What the exercise asks:
Print the listing exactly, but only as far as the line containing "Answer: -20520/11 ≈ -1865.5". The first line and that line are both included.

Supplied records:

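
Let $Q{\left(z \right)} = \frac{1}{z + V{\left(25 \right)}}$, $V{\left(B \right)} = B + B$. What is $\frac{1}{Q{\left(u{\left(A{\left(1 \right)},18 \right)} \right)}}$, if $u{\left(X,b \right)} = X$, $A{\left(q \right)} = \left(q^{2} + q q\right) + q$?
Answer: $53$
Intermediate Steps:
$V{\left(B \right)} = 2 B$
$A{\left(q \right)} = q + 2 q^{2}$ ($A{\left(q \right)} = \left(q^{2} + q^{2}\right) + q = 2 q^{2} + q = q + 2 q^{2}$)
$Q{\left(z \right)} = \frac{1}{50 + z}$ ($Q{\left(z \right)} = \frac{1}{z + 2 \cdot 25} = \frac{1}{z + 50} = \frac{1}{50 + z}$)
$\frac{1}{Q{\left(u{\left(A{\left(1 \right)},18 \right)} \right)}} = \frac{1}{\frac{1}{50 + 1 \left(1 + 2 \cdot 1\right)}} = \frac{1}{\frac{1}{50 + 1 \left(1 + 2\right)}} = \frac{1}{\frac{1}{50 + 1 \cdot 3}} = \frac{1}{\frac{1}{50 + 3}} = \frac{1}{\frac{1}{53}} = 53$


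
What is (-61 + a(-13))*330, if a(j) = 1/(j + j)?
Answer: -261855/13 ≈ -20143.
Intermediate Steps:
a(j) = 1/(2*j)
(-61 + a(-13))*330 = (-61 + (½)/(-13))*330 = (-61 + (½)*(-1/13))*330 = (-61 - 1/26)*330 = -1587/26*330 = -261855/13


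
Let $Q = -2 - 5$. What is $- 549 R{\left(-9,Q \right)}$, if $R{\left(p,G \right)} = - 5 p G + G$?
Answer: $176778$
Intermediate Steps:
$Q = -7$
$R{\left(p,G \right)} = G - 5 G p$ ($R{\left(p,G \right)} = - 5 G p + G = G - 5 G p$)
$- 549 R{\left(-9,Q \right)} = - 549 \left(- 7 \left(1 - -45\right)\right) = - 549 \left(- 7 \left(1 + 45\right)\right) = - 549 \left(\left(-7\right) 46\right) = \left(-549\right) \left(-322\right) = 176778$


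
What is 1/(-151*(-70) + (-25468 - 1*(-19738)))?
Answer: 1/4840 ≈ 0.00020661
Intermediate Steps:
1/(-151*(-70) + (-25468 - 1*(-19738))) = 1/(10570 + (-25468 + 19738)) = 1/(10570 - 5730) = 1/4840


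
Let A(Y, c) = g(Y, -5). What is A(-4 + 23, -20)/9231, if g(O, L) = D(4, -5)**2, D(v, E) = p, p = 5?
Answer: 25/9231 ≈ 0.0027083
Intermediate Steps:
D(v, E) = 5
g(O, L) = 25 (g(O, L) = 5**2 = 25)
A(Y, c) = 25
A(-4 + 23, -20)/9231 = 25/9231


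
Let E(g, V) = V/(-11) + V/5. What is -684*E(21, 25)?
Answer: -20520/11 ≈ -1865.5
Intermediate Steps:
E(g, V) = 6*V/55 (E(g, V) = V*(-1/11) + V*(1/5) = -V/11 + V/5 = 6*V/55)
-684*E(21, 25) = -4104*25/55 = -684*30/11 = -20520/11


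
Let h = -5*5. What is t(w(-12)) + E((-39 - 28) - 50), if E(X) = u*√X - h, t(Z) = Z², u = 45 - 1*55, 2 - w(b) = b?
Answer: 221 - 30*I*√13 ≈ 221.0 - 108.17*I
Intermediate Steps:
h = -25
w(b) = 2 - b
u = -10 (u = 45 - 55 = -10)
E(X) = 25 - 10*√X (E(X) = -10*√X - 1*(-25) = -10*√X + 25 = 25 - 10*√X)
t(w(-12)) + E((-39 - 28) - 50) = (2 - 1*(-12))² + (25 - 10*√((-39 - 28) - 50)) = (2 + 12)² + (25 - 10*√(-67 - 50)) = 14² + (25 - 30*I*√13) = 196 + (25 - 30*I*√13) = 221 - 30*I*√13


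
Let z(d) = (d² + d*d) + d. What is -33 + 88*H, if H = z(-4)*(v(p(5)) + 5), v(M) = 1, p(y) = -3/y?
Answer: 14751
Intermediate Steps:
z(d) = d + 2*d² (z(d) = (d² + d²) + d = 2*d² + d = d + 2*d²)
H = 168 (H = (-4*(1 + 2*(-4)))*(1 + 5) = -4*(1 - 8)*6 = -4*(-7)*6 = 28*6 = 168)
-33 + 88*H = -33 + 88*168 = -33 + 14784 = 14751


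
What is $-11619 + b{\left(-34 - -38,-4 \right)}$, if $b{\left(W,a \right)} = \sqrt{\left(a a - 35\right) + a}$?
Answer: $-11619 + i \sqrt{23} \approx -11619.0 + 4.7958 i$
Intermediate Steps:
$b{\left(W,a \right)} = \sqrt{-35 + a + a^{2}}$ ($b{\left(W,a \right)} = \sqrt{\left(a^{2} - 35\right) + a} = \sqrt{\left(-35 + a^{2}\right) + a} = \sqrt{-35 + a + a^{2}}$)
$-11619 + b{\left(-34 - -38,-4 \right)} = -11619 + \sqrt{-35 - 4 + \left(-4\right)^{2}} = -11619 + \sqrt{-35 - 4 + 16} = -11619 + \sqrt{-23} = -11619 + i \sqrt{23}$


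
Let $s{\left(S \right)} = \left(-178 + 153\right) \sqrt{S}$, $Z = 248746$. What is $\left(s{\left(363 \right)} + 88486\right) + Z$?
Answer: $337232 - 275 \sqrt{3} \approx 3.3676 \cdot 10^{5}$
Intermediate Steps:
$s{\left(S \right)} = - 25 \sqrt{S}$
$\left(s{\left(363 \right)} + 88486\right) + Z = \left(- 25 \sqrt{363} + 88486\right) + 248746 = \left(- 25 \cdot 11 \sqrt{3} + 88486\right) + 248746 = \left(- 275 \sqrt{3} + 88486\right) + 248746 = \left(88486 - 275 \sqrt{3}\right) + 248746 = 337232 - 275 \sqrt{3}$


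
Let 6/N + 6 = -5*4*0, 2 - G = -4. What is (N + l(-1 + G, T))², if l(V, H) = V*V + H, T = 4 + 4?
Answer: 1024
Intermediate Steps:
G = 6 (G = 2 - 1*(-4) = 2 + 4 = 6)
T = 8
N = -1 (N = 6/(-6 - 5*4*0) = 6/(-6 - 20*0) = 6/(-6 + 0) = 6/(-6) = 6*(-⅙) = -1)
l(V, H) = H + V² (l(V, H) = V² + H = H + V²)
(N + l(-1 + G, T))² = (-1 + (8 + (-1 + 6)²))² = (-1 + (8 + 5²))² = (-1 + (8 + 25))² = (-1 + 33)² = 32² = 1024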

Result of this task:
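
Let $Q{\left(z \right)} = \frac{1}{z + V{\left(25 \right)}}$, $V{\left(B \right)} = B + B$. What is $\frac{1}{Q{\left(u{\left(A{\left(1 \right)},18 \right)} \right)}}$, if $u{\left(X,b \right)} = X$, $A{\left(q \right)} = \left(q^{2} + q q\right) + q$?
Answer: $53$
Intermediate Steps:
$V{\left(B \right)} = 2 B$
$A{\left(q \right)} = q + 2 q^{2}$ ($A{\left(q \right)} = \left(q^{2} + q^{2}\right) + q = 2 q^{2} + q = q + 2 q^{2}$)
$Q{\left(z \right)} = \frac{1}{50 + z}$ ($Q{\left(z \right)} = \frac{1}{z + 2 \cdot 25} = \frac{1}{z + 50} = \frac{1}{50 + z}$)
$\frac{1}{Q{\left(u{\left(A{\left(1 \right)},18 \right)} \right)}} = \frac{1}{\frac{1}{50 + 1 \left(1 + 2 \cdot 1\right)}} = \frac{1}{\frac{1}{50 + 1 \left(1 + 2\right)}} = \frac{1}{\frac{1}{50 + 1 \cdot 3}} = \frac{1}{\frac{1}{50 + 3}} = \frac{1}{\frac{1}{53}} = 53$


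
What is (-61 + a(-13))*330, if a(j) = 1/(j + j)?
Answer: -261855/13 ≈ -20143.
Intermediate Steps:
a(j) = 1/(2*j)
(-61 + a(-13))*330 = (-61 + (½)/(-13))*330 = (-61 + (½)*(-1/13))*330 = (-61 - 1/26)*330 = -1587/26*330 = -261855/13


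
Let $Q = -2 - 5$. What is $- 549 R{\left(-9,Q \right)}$, if $R{\left(p,G \right)} = - 5 p G + G$?
Answer: $176778$
Intermediate Steps:
$Q = -7$
$R{\left(p,G \right)} = G - 5 G p$ ($R{\left(p,G \right)} = - 5 G p + G = G - 5 G p$)
$- 549 R{\left(-9,Q \right)} = - 549 \left(- 7 \left(1 - -45\right)\right) = - 549 \left(- 7 \left(1 + 45\right)\right) = - 549 \left(\left(-7\right) 46\right) = \left(-549\right) \left(-322\right) = 176778$


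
What is 1/(-151*(-70) + (-25468 - 1*(-19738)))?
Answer: 1/4840 ≈ 0.00020661
Intermediate Steps:
1/(-151*(-70) + (-25468 - 1*(-19738))) = 1/(10570 + (-25468 + 19738)) = 1/(10570 - 5730) = 1/4840


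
Let A(Y, c) = g(Y, -5). What is A(-4 + 23, -20)/9231, if g(O, L) = D(4, -5)**2, D(v, E) = p, p = 5?
Answer: 25/9231 ≈ 0.0027083
Intermediate Steps:
D(v, E) = 5
g(O, L) = 25 (g(O, L) = 5**2 = 25)
A(Y, c) = 25
A(-4 + 23, -20)/9231 = 25/9231


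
Let E(g, V) = V/(-11) + V/5. What is -684*E(21, 25)?
Answer: -20520/11 ≈ -1865.5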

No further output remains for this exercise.